What needs to be done: Nothing less than an exact copy of all the records is required.

=== Data provided ===

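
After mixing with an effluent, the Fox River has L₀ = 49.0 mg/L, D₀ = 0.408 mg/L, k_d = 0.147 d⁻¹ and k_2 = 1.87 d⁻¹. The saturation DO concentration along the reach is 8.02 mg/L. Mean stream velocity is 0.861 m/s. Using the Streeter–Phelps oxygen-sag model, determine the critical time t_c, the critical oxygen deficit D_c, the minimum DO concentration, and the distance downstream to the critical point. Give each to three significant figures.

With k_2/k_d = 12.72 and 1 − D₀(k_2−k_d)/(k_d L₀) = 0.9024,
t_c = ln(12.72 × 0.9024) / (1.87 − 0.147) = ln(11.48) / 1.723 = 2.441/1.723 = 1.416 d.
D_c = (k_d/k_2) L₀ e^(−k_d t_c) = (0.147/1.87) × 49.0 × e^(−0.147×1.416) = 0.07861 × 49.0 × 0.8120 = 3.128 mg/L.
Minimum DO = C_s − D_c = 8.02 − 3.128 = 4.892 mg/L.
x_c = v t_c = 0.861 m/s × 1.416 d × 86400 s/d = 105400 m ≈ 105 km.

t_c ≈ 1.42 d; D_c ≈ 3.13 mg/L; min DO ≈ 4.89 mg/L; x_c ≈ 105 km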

===

Exercise result:
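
After mixing with an effluent, the Fox River has L₀ = 49.0 mg/L, D₀ = 0.408 mg/L, k_d = 0.147 d⁻¹ and k_2 = 1.87 d⁻¹. The saturation DO concentration along the reach is 8.02 mg/L. Mean stream velocity is 0.861 m/s. Using the Streeter–Phelps oxygen-sag model, determine the critical time t_c, the critical oxygen deficit D_c, the minimum DO concentration, and the distance downstream to the critical point. Give each to three significant figures.

With k_2/k_d = 12.72 and 1 − D₀(k_2−k_d)/(k_d L₀) = 0.9024,
t_c = ln(12.72 × 0.9024) / (1.87 − 0.147) = ln(11.48) / 1.723 = 2.441/1.723 = 1.416 d.
D_c = (k_d/k_2) L₀ e^(−k_d t_c) = (0.147/1.87) × 49.0 × e^(−0.147×1.416) = 0.07861 × 49.0 × 0.8120 = 3.128 mg/L.
Minimum DO = C_s − D_c = 8.02 − 3.128 = 4.892 mg/L.
x_c = v t_c = 0.861 m/s × 1.416 d × 86400 s/d = 105400 m ≈ 105 km.

t_c ≈ 1.42 d; D_c ≈ 3.13 mg/L; min DO ≈ 4.89 mg/L; x_c ≈ 105 km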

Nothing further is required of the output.